→ **Exercise**: Give the number of lines below that hold "terminal", and only that.

++++++++

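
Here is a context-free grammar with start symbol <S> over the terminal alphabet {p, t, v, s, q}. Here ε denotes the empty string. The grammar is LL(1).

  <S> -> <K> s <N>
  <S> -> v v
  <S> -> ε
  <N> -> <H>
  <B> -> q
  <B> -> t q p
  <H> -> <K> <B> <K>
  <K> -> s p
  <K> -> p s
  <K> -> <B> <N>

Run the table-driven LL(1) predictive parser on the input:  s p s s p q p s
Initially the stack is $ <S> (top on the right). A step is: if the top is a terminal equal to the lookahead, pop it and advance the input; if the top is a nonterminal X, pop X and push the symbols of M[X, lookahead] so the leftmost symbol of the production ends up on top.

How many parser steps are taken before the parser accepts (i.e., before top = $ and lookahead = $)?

15

step 1: stack=$ <S>  input=s p s s p q p s $  — expand <S> -> <K> s <N>
step 2: stack=$ <N> s <K>  input=s p s s p q p s $  — expand <K> -> s p
step 3: stack=$ <N> s p s  input=s p s s p q p s $  — match s
step 4: stack=$ <N> s p  input=p s s p q p s $  — match p
step 5: stack=$ <N> s  input=s s p q p s $  — match s
step 6: stack=$ <N>  input=s p q p s $  — expand <N> -> <H>
step 7: stack=$ <H>  input=s p q p s $  — expand <H> -> <K> <B> <K>
step 8: stack=$ <K> <B> <K>  input=s p q p s $  — expand <K> -> s p
step 9: stack=$ <K> <B> p s  input=s p q p s $  — match s
step 10: stack=$ <K> <B> p  input=p q p s $  — match p
step 11: stack=$ <K> <B>  input=q p s $  — expand <B> -> q
step 12: stack=$ <K> q  input=q p s $  — match q
step 13: stack=$ <K>  input=p s $  — expand <K> -> p s
step 14: stack=$ s p  input=p s $  — match p
step 15: stack=$ s  input=s $  — match s
Accept reached after 15 steps.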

++++++++

→ **Task response**: 2